DATA TO EXAMINE:
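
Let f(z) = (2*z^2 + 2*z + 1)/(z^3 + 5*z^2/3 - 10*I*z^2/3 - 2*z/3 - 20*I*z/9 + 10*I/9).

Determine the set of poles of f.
The singularities of f are the zeros of the denominator. Factoring,
  z^3 + 5*z^2/3 - 10*I*z^2/3 - 2*z/3 - 20*I*z/9 + 10*I/9 = (z - 1/3)*(z + 1 - 3*I)*(z + 1 - I/3)
so the candidates are z = 1/3, z = -1 + 3*I, z = -1 + I/3.

Check the numerator P(z) = 2*z^2 + 2*z + 1 at each one:
  P(1/3) = 17/9 ≠ 0, so z = 1/3 is a (simple) pole.
  P(-1 + 3*I) = -17 - 6*I ≠ 0, so z = -1 + 3*I is a (simple) pole.
  P(-1 + I/3) = 7/9 - 2*I/3 ≠ 0, so z = -1 + I/3 is a (simple) pole.

Poles of f: {-1 + I/3, -1 + 3*I, 1/3}

Final answer: {-1 + I/3, -1 + 3*I, 1/3}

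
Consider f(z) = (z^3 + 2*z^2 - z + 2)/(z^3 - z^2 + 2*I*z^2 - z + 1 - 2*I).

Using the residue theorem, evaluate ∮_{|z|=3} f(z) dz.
pi*(4 + 6*I)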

TASK STATEMENT:
The expected output is the lines from the one with "Consider f(z) = (z^3" through the end of the data, exactly as written and nothing more.

RESULT OF THE EXERCISE:
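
Consider f(z) = (z^3 + 2*z^2 - z + 2)/(z^3 - z^2 + 2*I*z^2 - z + 1 - 2*I).

Using the residue theorem, evaluate ∮_{|z|=3} f(z) dz.
pi*(4 + 6*I)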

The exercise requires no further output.